- _Work required_
Please return the lines, both ends included, that run from the one containing "An HVAC coil removes 18.9" to the last line of the data below, exactly and alone.

=== Begin Enclosure ===

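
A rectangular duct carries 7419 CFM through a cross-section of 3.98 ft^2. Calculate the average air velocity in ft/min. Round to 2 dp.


V = 7419 / 3.98 = 1864.07 ft/min

1864.07 ft/min


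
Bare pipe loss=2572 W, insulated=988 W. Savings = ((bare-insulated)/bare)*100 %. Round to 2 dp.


Savings = ((2572-988)/2572)*100 = 61.59 %

61.59 %


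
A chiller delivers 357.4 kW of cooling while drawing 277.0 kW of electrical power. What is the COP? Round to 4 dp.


COP = 357.4 / 277.0 = 1.2903

1.2903


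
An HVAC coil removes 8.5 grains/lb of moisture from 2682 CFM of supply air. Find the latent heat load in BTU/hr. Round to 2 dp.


Q = 0.68 * 2682 * 8.5 = 15501.96 BTU/hr

15501.96 BTU/hr


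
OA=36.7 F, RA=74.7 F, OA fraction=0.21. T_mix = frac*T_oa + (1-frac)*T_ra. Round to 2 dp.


T_mix = 0.21*36.7 + 0.79*74.7 = 66.72 F

66.72 F


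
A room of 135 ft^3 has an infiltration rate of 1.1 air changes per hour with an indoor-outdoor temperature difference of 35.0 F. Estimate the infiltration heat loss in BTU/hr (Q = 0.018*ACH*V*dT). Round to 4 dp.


Q = 0.018 * 1.1 * 135 * 35.0 = 93.5550 BTU/hr

93.5550 BTU/hr


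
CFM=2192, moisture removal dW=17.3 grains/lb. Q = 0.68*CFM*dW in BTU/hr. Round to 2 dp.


Q = 0.68 * 2192 * 17.3 = 25786.69 BTU/hr

25786.69 BTU/hr


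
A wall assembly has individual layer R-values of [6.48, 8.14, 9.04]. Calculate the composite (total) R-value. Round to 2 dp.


R_total = 6.48 + 8.14 + 9.04 = 23.66

23.66


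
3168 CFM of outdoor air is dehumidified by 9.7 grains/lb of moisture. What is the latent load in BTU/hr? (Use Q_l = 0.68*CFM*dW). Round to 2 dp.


Q = 0.68 * 3168 * 9.7 = 20896.13 BTU/hr

20896.13 BTU/hr


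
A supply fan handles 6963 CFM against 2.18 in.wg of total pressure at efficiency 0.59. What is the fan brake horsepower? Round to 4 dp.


BHP = 6963 * 2.18 / (6356 * 0.59) = 4.0478 hp

4.0478 hp


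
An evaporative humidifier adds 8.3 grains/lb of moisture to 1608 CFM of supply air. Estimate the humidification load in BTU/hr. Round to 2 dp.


Q = 0.68 * 1608 * 8.3 = 9075.55 BTU/hr

9075.55 BTU/hr


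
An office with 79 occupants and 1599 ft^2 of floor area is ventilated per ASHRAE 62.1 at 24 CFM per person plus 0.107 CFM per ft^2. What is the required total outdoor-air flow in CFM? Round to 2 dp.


Total = 79*24 + 1599*0.107 = 2067.09 CFM

2067.09 CFM


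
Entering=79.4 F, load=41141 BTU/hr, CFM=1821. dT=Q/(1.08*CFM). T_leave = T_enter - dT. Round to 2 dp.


dT = 41141/(1.08*1821) = 20.9190
T_leave = 79.4 - 20.9190 = 58.48 F

58.48 F


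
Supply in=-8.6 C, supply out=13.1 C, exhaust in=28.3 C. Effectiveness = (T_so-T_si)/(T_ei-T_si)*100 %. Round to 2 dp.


eff = (13.1-(-8.6))/(28.3-(-8.6))*100 = 58.81 %

58.81 %


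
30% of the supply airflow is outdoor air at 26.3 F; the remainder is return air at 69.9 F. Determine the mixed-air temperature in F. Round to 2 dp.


T_mix = 0.3*26.3 + 0.7*69.9 = 56.82 F

56.82 F


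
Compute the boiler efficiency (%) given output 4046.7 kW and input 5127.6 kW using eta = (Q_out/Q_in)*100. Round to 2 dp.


eta = (4046.7/5127.6)*100 = 78.92 %

78.92 %


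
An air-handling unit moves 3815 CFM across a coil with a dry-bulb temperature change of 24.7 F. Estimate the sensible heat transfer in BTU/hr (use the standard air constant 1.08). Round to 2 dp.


Q = 1.08 * 3815 * 24.7 = 101768.94 BTU/hr

101768.94 BTU/hr


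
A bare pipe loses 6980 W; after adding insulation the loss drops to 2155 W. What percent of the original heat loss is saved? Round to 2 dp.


Savings = ((6980-2155)/6980)*100 = 69.13 %

69.13 %


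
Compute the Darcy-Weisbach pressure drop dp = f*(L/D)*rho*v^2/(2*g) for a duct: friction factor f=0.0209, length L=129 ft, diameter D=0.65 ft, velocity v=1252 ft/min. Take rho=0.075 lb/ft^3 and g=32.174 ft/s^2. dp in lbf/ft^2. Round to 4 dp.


v_fps = 1252/60 = 20.8667 ft/s
dp = 0.0209*(129/0.65)*0.075*20.8667^2/(2*32.174) = 2.1050 lbf/ft^2

2.1050 lbf/ft^2


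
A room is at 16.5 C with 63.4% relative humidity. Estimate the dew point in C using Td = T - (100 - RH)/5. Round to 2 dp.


Td = 16.5 - (100-63.4)/5 = 9.18 C

9.18 C


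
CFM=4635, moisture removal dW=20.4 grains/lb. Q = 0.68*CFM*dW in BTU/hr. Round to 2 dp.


Q = 0.68 * 4635 * 20.4 = 64296.72 BTU/hr

64296.72 BTU/hr


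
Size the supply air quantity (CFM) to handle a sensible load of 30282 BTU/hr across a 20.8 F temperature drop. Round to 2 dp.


CFM = 30282 / (1.08 * 20.8) = 1348.02

1348.02 CFM


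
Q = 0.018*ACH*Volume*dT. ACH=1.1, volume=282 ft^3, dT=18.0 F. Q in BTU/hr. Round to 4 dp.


Q = 0.018 * 1.1 * 282 * 18.0 = 100.5048 BTU/hr

100.5048 BTU/hr


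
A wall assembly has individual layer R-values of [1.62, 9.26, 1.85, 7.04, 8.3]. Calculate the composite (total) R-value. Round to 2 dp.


R_total = 1.62 + 9.26 + 1.85 + 7.04 + 8.3 = 28.07

28.07


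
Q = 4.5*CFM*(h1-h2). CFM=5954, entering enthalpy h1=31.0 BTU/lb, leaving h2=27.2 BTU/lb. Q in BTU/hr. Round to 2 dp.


Q = 4.5 * 5954 * (31.0 - 27.2) = 101813.40 BTU/hr

101813.40 BTU/hr


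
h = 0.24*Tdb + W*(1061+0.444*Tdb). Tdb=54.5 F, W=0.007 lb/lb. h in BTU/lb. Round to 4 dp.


h = 0.24*54.5 + 0.007*(1061+0.444*54.5) = 20.6764 BTU/lb

20.6764 BTU/lb


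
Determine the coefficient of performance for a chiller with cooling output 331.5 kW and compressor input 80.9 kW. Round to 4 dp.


COP = 331.5 / 80.9 = 4.0977

4.0977


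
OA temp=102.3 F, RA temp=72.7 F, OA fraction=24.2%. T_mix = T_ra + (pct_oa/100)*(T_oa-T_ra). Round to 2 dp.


T_mix = 72.7 + (24.2/100)*(102.3-72.7) = 79.86 F

79.86 F


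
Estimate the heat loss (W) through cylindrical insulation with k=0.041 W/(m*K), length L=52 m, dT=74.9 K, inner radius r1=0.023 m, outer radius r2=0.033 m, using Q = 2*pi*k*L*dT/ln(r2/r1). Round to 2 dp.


Q = 2*pi*0.041*52*74.9/ln(0.033/0.023) = 2779.24 W

2779.24 W


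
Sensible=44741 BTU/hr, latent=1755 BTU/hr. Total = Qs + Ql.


Qt = 44741 + 1755 = 46496 BTU/hr

46496 BTU/hr


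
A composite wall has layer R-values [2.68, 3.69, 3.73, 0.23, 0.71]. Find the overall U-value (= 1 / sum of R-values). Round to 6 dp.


R_total = 2.68 + 3.69 + 3.73 + 0.23 + 0.71 = 11.04
U = 1/11.04 = 0.090580

0.090580


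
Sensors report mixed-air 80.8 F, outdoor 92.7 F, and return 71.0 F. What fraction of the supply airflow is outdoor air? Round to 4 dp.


frac = (80.8 - 71.0) / (92.7 - 71.0) = 0.4516

0.4516


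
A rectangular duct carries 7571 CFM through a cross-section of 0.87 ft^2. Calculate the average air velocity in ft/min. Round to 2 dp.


V = 7571 / 0.87 = 8702.30 ft/min

8702.30 ft/min


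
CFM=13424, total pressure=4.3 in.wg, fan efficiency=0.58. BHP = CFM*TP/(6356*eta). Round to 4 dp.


BHP = 13424 * 4.3 / (6356 * 0.58) = 15.6581 hp

15.6581 hp


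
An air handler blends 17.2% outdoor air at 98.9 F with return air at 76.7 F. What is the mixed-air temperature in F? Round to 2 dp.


T_mix = 76.7 + (17.2/100)*(98.9-76.7) = 80.52 F

80.52 F


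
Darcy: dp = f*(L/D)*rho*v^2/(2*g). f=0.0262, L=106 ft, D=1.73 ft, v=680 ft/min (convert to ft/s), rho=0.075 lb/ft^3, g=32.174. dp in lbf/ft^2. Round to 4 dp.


v_fps = 680/60 = 11.3333 ft/s
dp = 0.0262*(106/1.73)*0.075*11.3333^2/(2*32.174) = 0.2403 lbf/ft^2

0.2403 lbf/ft^2


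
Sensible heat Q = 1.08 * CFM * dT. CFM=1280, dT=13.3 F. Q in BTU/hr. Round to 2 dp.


Q = 1.08 * 1280 * 13.3 = 18385.92 BTU/hr

18385.92 BTU/hr


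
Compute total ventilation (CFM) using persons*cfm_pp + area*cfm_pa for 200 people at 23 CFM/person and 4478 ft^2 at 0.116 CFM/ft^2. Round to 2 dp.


Total = 200*23 + 4478*0.116 = 5119.45 CFM

5119.45 CFM


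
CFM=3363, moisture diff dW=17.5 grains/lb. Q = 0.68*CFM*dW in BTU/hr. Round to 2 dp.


Q = 0.68 * 3363 * 17.5 = 40019.70 BTU/hr

40019.70 BTU/hr


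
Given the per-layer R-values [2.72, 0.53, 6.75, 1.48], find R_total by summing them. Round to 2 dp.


R_total = 2.72 + 0.53 + 6.75 + 1.48 = 11.48

11.48


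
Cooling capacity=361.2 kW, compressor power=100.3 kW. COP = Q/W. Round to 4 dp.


COP = 361.2 / 100.3 = 3.6012

3.6012


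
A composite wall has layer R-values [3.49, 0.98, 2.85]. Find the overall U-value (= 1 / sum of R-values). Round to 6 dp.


R_total = 3.49 + 0.98 + 2.85 = 7.32
U = 1/7.32 = 0.136612

0.136612


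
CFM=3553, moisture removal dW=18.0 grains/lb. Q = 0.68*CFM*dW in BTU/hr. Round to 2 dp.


Q = 0.68 * 3553 * 18.0 = 43488.72 BTU/hr

43488.72 BTU/hr


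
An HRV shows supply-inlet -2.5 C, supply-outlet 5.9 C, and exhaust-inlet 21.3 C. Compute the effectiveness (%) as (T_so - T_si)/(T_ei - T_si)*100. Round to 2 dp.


eff = (5.9-(-2.5))/(21.3-(-2.5))*100 = 35.29 %

35.29 %


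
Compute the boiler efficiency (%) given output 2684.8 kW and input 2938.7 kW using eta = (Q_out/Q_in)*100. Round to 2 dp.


eta = (2684.8/2938.7)*100 = 91.36 %

91.36 %


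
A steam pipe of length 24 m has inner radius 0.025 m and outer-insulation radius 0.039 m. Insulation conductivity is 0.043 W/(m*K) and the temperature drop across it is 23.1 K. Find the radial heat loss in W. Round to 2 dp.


Q = 2*pi*0.043*24*23.1/ln(0.039/0.025) = 336.84 W

336.84 W


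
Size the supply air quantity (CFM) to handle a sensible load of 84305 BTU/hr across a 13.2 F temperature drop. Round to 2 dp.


CFM = 84305 / (1.08 * 13.2) = 5913.65

5913.65 CFM


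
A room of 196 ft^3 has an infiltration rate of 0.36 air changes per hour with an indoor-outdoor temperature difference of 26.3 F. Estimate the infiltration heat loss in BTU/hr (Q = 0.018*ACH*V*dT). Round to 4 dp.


Q = 0.018 * 0.36 * 196 * 26.3 = 33.4031 BTU/hr

33.4031 BTU/hr


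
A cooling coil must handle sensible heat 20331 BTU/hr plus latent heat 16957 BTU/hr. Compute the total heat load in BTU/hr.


Qt = 20331 + 16957 = 37288 BTU/hr

37288 BTU/hr


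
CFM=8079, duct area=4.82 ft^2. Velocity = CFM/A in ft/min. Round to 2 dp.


V = 8079 / 4.82 = 1676.14 ft/min

1676.14 ft/min


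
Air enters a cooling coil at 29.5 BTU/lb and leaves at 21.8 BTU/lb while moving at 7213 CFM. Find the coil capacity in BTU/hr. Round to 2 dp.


Q = 4.5 * 7213 * (29.5 - 21.8) = 249930.45 BTU/hr

249930.45 BTU/hr


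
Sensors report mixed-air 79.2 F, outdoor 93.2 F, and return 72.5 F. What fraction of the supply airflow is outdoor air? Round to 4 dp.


frac = (79.2 - 72.5) / (93.2 - 72.5) = 0.3237

0.3237


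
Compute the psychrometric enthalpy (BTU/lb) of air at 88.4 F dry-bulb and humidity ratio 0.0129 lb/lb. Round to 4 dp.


h = 0.24*88.4 + 0.0129*(1061+0.444*88.4) = 35.4092 BTU/lb

35.4092 BTU/lb


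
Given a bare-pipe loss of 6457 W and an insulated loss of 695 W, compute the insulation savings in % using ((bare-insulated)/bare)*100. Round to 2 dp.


Savings = ((6457-695)/6457)*100 = 89.24 %

89.24 %


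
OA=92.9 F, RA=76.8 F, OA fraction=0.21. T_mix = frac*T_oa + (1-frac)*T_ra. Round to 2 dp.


T_mix = 0.21*92.9 + 0.79*76.8 = 80.18 F

80.18 F


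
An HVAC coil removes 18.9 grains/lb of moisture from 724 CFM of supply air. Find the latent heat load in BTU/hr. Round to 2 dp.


Q = 0.68 * 724 * 18.9 = 9304.85 BTU/hr

9304.85 BTU/hr


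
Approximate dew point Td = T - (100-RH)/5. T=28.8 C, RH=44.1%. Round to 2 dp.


Td = 28.8 - (100-44.1)/5 = 17.62 C

17.62 C


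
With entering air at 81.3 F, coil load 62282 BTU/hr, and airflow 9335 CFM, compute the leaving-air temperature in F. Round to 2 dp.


dT = 62282/(1.08*9335) = 6.1777
T_leave = 81.3 - 6.1777 = 75.12 F

75.12 F


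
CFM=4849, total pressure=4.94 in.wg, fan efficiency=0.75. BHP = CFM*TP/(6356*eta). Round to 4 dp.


BHP = 4849 * 4.94 / (6356 * 0.75) = 5.0250 hp

5.0250 hp


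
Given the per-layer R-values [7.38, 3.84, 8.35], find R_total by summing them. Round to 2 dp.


R_total = 7.38 + 3.84 + 8.35 = 19.57

19.57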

=== End Enclosure ===

- _Completed task_
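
An HVAC coil removes 18.9 grains/lb of moisture from 724 CFM of supply air. Find the latent heat load in BTU/hr. Round to 2 dp.


Q = 0.68 * 724 * 18.9 = 9304.85 BTU/hr

9304.85 BTU/hr


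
Approximate dew point Td = T - (100-RH)/5. T=28.8 C, RH=44.1%. Round to 2 dp.


Td = 28.8 - (100-44.1)/5 = 17.62 C

17.62 C


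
With entering air at 81.3 F, coil load 62282 BTU/hr, and airflow 9335 CFM, compute the leaving-air temperature in F. Round to 2 dp.


dT = 62282/(1.08*9335) = 6.1777
T_leave = 81.3 - 6.1777 = 75.12 F

75.12 F


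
CFM=4849, total pressure=4.94 in.wg, fan efficiency=0.75. BHP = CFM*TP/(6356*eta). Round to 4 dp.


BHP = 4849 * 4.94 / (6356 * 0.75) = 5.0250 hp

5.0250 hp


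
Given the per-layer R-values [7.38, 3.84, 8.35], find R_total by summing them. Round to 2 dp.


R_total = 7.38 + 3.84 + 8.35 = 19.57

19.57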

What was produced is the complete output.